Excerpts from a dataset:
• • • • • • •
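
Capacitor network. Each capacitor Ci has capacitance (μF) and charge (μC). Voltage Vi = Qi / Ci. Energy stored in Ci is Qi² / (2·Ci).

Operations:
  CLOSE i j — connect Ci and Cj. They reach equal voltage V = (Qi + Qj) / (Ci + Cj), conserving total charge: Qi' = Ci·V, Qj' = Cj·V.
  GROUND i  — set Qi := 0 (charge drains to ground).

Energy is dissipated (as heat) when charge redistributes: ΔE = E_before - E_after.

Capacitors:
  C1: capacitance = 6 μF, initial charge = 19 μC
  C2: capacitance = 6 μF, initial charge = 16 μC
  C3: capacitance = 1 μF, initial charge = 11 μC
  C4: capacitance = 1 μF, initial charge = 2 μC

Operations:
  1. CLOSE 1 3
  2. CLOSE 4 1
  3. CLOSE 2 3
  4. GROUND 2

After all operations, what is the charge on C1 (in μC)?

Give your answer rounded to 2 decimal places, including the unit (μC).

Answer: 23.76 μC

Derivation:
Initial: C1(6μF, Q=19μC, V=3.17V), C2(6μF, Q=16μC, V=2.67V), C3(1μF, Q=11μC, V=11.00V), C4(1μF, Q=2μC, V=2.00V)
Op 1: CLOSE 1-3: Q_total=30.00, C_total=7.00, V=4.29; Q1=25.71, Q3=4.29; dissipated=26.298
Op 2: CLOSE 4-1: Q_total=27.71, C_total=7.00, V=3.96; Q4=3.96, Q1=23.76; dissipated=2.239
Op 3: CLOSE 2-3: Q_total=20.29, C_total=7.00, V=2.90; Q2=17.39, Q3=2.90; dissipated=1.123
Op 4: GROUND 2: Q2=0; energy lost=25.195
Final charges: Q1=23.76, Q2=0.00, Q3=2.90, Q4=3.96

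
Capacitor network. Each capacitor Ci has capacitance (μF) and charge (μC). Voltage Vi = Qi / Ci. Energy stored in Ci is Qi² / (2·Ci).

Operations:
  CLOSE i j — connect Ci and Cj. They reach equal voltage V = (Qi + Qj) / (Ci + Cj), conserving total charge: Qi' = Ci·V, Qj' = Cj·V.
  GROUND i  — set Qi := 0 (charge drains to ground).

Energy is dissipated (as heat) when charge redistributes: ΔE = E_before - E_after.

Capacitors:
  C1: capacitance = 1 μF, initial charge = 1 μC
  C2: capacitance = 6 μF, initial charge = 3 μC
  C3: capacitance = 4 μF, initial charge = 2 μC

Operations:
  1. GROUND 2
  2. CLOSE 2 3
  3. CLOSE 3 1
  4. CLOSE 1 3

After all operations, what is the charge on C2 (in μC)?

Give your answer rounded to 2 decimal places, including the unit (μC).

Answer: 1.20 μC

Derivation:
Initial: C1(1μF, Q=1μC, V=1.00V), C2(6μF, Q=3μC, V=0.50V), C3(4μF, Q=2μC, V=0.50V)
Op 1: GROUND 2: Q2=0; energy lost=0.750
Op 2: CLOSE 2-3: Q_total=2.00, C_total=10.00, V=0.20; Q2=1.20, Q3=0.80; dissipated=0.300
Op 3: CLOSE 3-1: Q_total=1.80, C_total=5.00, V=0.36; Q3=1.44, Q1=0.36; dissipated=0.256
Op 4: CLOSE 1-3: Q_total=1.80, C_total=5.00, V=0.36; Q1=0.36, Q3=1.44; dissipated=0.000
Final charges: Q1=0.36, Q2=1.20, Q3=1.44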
• • • • • • •
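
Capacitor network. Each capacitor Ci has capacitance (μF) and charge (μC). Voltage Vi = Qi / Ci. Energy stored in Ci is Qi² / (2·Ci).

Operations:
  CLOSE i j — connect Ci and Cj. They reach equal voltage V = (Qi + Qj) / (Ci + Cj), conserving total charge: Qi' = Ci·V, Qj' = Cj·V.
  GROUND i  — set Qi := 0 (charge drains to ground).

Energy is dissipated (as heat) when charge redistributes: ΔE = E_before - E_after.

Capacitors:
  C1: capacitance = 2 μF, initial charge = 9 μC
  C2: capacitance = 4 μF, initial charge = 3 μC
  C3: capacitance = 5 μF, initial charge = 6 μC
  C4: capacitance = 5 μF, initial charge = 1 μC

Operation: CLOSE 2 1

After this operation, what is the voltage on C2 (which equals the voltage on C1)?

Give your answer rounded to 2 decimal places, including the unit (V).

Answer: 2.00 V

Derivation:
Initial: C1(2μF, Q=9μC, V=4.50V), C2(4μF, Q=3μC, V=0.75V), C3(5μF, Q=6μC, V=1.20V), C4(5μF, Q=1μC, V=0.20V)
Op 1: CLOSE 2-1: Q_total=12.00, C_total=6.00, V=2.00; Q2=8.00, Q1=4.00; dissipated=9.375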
• • • • • • •
**EXERCISE GOAL:** Every line in the records above that contains the word "what" should be copied out.

**TASK RESULT:**
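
After all operations, what is the charge on C1 (in μC)?
After all operations, what is the charge on C2 (in μC)?
After this operation, what is the voltage on C2 (which equals the voltage on C1)?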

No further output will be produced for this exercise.